## Work required
The reply should hold only the lines from the one with "WP(S1; S2, Q) = WP(S1, WP(S2, Q))." through the end of the data, each given exactly.

[Collected data]
[Start of section]

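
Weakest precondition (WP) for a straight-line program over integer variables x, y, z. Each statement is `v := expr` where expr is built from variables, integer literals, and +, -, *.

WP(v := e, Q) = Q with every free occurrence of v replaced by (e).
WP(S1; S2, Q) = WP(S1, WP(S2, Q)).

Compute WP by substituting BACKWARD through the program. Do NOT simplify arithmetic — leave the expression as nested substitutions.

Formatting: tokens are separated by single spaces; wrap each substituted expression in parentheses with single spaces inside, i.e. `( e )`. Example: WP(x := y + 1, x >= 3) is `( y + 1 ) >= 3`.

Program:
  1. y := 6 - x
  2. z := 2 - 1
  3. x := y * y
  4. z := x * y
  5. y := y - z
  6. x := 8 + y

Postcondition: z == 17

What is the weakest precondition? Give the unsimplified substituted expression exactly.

Answer: ( ( ( 6 - x ) * ( 6 - x ) ) * ( 6 - x ) ) == 17

Derivation:
post: z == 17
stmt 6: x := 8 + y  -- replace 0 occurrence(s) of x with (8 + y)
  => z == 17
stmt 5: y := y - z  -- replace 0 occurrence(s) of y with (y - z)
  => z == 17
stmt 4: z := x * y  -- replace 1 occurrence(s) of z with (x * y)
  => ( x * y ) == 17
stmt 3: x := y * y  -- replace 1 occurrence(s) of x with (y * y)
  => ( ( y * y ) * y ) == 17
stmt 2: z := 2 - 1  -- replace 0 occurrence(s) of z with (2 - 1)
  => ( ( y * y ) * y ) == 17
stmt 1: y := 6 - x  -- replace 3 occurrence(s) of y with (6 - x)
  => ( ( ( 6 - x ) * ( 6 - x ) ) * ( 6 - x ) ) == 17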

[End of section]

## Task output
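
WP(S1; S2, Q) = WP(S1, WP(S2, Q)).

Compute WP by substituting BACKWARD through the program. Do NOT simplify arithmetic — leave the expression as nested substitutions.

Formatting: tokens are separated by single spaces; wrap each substituted expression in parentheses with single spaces inside, i.e. `( e )`. Example: WP(x := y + 1, x >= 3) is `( y + 1 ) >= 3`.

Program:
  1. y := 6 - x
  2. z := 2 - 1
  3. x := y * y
  4. z := x * y
  5. y := y - z
  6. x := 8 + y

Postcondition: z == 17

What is the weakest precondition? Give the unsimplified substituted expression exactly.

Answer: ( ( ( 6 - x ) * ( 6 - x ) ) * ( 6 - x ) ) == 17

Derivation:
post: z == 17
stmt 6: x := 8 + y  -- replace 0 occurrence(s) of x with (8 + y)
  => z == 17
stmt 5: y := y - z  -- replace 0 occurrence(s) of y with (y - z)
  => z == 17
stmt 4: z := x * y  -- replace 1 occurrence(s) of z with (x * y)
  => ( x * y ) == 17
stmt 3: x := y * y  -- replace 1 occurrence(s) of x with (y * y)
  => ( ( y * y ) * y ) == 17
stmt 2: z := 2 - 1  -- replace 0 occurrence(s) of z with (2 - 1)
  => ( ( y * y ) * y ) == 17
stmt 1: y := 6 - x  -- replace 3 occurrence(s) of y with (6 - x)
  => ( ( ( 6 - x ) * ( 6 - x ) ) * ( 6 - x ) ) == 17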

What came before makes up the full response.